* _ASSIGNMENT_: In the listing below, locate the line that contains "G2 = and(in2, G1)" and the line that contains "A further test is run: on input in0=0, in1=0, in2=1". Restate word for word those two lines and every line between them, and nothing else.

- - -

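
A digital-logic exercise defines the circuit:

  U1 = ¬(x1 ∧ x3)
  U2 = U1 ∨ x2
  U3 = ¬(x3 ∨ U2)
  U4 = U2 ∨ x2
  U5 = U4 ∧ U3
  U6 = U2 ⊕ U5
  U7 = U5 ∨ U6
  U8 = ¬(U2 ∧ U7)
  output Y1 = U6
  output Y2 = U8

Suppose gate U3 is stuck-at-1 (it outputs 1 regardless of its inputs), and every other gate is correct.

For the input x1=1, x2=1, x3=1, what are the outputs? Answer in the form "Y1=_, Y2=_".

Y1=0, Y2=0

Propagate with U3 forced: U1=0, U2=1, U3=1 [stuck-at-1], U4=1, U5=1, U6=0, U7=1, U8=0.
So the outputs are Y1=0, Y2=0. (Without the fault they would be Y1=1, Y2=0.)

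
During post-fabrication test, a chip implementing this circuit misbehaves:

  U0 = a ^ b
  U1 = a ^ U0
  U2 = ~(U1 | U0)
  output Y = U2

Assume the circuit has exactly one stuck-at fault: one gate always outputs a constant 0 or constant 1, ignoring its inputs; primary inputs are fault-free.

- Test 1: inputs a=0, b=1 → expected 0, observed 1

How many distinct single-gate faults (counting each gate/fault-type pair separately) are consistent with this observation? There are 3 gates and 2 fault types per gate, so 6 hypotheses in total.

2

Fault-free: U0=1, U1=1, U2=0 → 0. Observed 1.
  U0 stuck-at-0: output 1 ✓
  U0 stuck-at-1: output 0 ✗
  U1 stuck-at-0: output 0 ✗
  U1 stuck-at-1: output 0 ✗
  U2 stuck-at-0: output 0 ✗
  U2 stuck-at-1: output 1 ✓
Consistent faults: {U0 stuck-at-0, U2 stuck-at-1} — 2 in all.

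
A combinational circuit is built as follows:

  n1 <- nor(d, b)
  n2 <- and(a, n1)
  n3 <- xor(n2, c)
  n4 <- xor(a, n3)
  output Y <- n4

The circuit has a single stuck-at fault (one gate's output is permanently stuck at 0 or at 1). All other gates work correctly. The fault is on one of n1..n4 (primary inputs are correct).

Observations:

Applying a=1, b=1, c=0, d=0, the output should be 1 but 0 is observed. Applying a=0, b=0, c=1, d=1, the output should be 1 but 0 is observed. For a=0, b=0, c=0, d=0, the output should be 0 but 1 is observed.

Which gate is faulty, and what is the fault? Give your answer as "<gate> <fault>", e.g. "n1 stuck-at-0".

Fault-free values for test 1 (a=1, b=1, c=0, d=0): n1=0, n2=0, n3=0, n4=1, giving Y=1. Observed 0.
Test 1: faults giving observed 0 are {n1 stuck-at-1, n2 stuck-at-1, n3 stuck-at-1, n4 stuck-at-0}.
Test 2 (a=0, b=0, c=1, d=1): fault-free n1=0, n2=0, n3=1, n4=1 → 1; observed 0. Eliminates n1 stuck-at-1, n3 stuck-at-1.
Test 3 (a=0, b=0, c=0, d=0): fault-free n1=1, n2=0, n3=0, n4=0 → 0; observed 1. Eliminates n4 stuck-at-0.
Only n2 stuck-at-1 is consistent with every test.

n2 stuck-at-1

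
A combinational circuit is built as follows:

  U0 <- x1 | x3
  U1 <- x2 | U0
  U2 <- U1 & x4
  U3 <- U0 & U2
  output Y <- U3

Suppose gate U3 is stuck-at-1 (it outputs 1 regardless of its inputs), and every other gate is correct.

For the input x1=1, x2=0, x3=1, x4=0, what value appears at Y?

1

Propagate with U3 forced: U0=1, U1=1, U2=0, U3=1 [stuck-at-1].
So Y = 1. (Without the fault it would be 0.)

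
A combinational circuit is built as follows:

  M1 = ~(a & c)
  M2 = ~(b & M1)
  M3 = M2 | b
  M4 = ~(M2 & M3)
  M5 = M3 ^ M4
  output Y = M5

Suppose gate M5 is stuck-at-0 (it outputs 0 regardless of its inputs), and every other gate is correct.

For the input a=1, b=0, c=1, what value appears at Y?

0

Propagate with M5 forced: M1=0, M2=1, M3=1, M4=0, M5=0 [stuck-at-0].
So Y = 0. (Without the fault it would be 1.)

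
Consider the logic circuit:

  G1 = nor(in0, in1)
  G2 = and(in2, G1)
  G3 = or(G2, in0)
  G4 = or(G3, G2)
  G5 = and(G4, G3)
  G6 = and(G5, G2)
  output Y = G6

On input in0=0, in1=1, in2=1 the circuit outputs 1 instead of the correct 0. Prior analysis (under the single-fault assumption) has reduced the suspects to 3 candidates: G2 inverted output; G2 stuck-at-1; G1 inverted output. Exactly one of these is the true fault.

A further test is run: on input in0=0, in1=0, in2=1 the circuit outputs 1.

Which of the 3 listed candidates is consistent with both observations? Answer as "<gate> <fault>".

G2 stuck-at-1

Evaluate each candidate on input in0=0, in1=0, in2=1:
  G2 inverted output: G1=1, G2=0 [inverted output], G3=0, G4=0, G5=0, G6=0 → 0 — eliminated
  G2 stuck-at-1: G1=1, G2=1 [stuck-at-1], G3=1, G4=1, G5=1, G6=1 → 1 — matches
  G1 inverted output: G1=0 [inverted output], G2=0, G3=0, G4=0, G5=0, G6=0 → 0 — eliminated
Only G2 stuck-at-1 reproduces the observed 1.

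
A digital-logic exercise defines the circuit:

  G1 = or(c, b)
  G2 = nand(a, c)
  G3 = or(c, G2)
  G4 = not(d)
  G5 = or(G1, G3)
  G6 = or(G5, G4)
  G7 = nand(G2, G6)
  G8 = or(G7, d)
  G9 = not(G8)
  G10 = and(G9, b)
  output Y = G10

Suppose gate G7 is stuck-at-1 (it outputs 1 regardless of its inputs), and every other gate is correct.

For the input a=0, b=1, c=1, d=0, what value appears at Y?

0

Propagate with G7 forced: G1=1, G2=1, G3=1, G4=1, G5=1, G6=1, G7=1 [stuck-at-1], G8=1, G9=0, G10=0.
So Y = 0. (Without the fault it would be 1.)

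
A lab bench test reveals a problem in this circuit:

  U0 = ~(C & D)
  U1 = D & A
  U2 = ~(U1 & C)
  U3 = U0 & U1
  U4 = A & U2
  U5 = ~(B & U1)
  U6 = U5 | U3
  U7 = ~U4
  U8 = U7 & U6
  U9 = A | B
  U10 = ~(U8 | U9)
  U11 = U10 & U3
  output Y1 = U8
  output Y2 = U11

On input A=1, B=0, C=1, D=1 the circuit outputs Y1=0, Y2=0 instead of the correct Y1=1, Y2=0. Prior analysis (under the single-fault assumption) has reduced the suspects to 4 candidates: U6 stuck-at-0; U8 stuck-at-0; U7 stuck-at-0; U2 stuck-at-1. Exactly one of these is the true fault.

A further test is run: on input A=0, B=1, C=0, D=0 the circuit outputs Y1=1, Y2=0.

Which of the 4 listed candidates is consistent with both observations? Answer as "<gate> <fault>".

Evaluate each candidate on input A=0, B=1, C=0, D=0:
  U6 stuck-at-0: U0=1, U1=0, U2=1, U3=0, U4=0, U5=1, U6=0 [stuck-at-0], U7=1, U8=0, U9=1, U10=0, U11=0 → Y1=0, Y2=0 — eliminated
  U8 stuck-at-0: U0=1, U1=0, U2=1, U3=0, U4=0, U5=1, U6=1, U7=1, U8=0 [stuck-at-0], U9=1, U10=0, U11=0 → Y1=0, Y2=0 — eliminated
  U7 stuck-at-0: U0=1, U1=0, U2=1, U3=0, U4=0, U5=1, U6=1, U7=0 [stuck-at-0], U8=0, U9=1, U10=0, U11=0 → Y1=0, Y2=0 — eliminated
  U2 stuck-at-1: U0=1, U1=0, U2=1 [stuck-at-1], U3=0, U4=0, U5=1, U6=1, U7=1, U8=1, U9=1, U10=0, U11=0 → Y1=1, Y2=0 — matches
Only U2 stuck-at-1 reproduces the observed Y1=1, Y2=0.

U2 stuck-at-1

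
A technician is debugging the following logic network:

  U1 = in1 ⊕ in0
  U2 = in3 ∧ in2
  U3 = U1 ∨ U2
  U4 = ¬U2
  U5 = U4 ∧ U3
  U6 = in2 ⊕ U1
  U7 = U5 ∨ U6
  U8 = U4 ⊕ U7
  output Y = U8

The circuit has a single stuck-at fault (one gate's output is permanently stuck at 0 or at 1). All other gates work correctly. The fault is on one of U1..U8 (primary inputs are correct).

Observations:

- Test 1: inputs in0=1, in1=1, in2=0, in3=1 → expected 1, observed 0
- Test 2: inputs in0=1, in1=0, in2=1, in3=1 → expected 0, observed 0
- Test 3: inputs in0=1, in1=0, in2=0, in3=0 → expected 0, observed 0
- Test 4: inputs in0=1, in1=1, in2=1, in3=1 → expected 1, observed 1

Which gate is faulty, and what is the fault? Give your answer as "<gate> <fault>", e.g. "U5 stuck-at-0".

Fault-free values for test 1 (in0=1, in1=1, in2=0, in3=1): U1=0, U2=0, U3=0, U4=1, U5=0, U6=0, U7=0, U8=1, giving Y=1. Observed 0.
Test 1: faults giving observed 0 are {U1 stuck-at-1, U2 stuck-at-1, U3 stuck-at-1, U4 stuck-at-0, U5 stuck-at-1, U6 stuck-at-1, U7 stuck-at-1, U8 stuck-at-0}.
Test 2 (in0=1, in1=0, in2=1, in3=1): fault-free U1=1, U2=1, U3=1, U4=0, U5=0, U6=0, U7=0, U8=0 → 0; observed 0. Eliminates U5 stuck-at-1, U6 stuck-at-1, U7 stuck-at-1.
Test 3 (in0=1, in1=0, in2=0, in3=0): fault-free U1=1, U2=0, U3=1, U4=1, U5=1, U6=1, U7=1, U8=0 → 0; observed 0. Eliminates U2 stuck-at-1, U4 stuck-at-0.
Test 4 (in0=1, in1=1, in2=1, in3=1): fault-free U1=0, U2=1, U3=1, U4=0, U5=0, U6=1, U7=1, U8=1 → 1; observed 1. Eliminates U1 stuck-at-1, U8 stuck-at-0.
Only U3 stuck-at-1 is consistent with every test.

U3 stuck-at-1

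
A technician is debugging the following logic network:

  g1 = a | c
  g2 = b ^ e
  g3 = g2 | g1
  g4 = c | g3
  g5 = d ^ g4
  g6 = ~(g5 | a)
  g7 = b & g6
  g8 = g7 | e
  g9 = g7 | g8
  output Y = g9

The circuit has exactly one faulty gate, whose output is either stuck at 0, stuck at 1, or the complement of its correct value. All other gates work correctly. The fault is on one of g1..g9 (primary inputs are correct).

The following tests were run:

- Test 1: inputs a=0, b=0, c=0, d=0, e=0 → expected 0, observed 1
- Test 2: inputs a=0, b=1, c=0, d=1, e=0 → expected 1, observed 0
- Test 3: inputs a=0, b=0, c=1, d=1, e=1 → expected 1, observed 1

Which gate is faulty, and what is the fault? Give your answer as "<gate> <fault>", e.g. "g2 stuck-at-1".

Fault-free values for test 1 (a=0, b=0, c=0, d=0, e=0): g1=0, g2=0, g3=0, g4=0, g5=0, g6=1, g7=0, g8=0, g9=0, giving Y=0. Observed 1.
Test 1: faults giving observed 1 are {g7 stuck-at-1, g7 inverted output, g8 stuck-at-1, g8 inverted output, g9 stuck-at-1, g9 inverted output}.
Test 2 (a=0, b=1, c=0, d=1, e=0): fault-free g1=0, g2=1, g3=1, g4=1, g5=0, g6=1, g7=1, g8=1, g9=1 → 1; observed 0. Eliminates g7 stuck-at-1, g8 stuck-at-1, g8 inverted output, g9 stuck-at-1.
Test 3 (a=0, b=0, c=1, d=1, e=1): fault-free g1=1, g2=1, g3=1, g4=1, g5=0, g6=1, g7=0, g8=1, g9=1 → 1; observed 1. Eliminates g9 inverted output.
Only g7 inverted output is consistent with every test.

g7 inverted output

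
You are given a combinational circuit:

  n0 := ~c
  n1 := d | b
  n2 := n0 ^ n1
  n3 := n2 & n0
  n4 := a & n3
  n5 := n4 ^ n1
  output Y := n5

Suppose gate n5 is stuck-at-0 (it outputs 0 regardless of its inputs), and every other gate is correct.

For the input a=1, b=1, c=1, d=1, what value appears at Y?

0

Propagate with n5 forced: n0=0, n1=1, n2=1, n3=0, n4=0, n5=0 [stuck-at-0].
So Y = 0. (Without the fault it would be 1.)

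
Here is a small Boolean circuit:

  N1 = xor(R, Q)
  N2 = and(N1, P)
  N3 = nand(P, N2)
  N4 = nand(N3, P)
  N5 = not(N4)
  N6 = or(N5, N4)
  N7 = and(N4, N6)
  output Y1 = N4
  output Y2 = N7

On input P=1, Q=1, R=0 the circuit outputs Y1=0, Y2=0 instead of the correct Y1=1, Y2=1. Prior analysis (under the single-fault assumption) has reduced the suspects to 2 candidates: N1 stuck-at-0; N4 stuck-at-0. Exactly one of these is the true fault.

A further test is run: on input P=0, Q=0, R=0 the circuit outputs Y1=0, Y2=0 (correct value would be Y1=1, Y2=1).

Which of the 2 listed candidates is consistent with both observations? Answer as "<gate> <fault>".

N4 stuck-at-0

Evaluate each candidate on input P=0, Q=0, R=0:
  N1 stuck-at-0: N1=0 [stuck-at-0], N2=0, N3=1, N4=1, N5=0, N6=1, N7=1 → Y1=1, Y2=1 — eliminated
  N4 stuck-at-0: N1=0, N2=0, N3=1, N4=0 [stuck-at-0], N5=1, N6=1, N7=0 → Y1=0, Y2=0 — matches
Only N4 stuck-at-0 reproduces the observed Y1=0, Y2=0.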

- - -

* _TASK OUTPUT_:
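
  G2 = and(in2, G1)
  G3 = or(G2, in0)
  G4 = or(G3, G2)
  G5 = and(G4, G3)
  G6 = and(G5, G2)
  output Y = G6

On input in0=0, in1=1, in2=1 the circuit outputs 1 instead of the correct 0. Prior analysis (under the single-fault assumption) has reduced the suspects to 3 candidates: G2 inverted output; G2 stuck-at-1; G1 inverted output. Exactly one of these is the true fault.

A further test is run: on input in0=0, in1=0, in2=1 the circuit outputs 1.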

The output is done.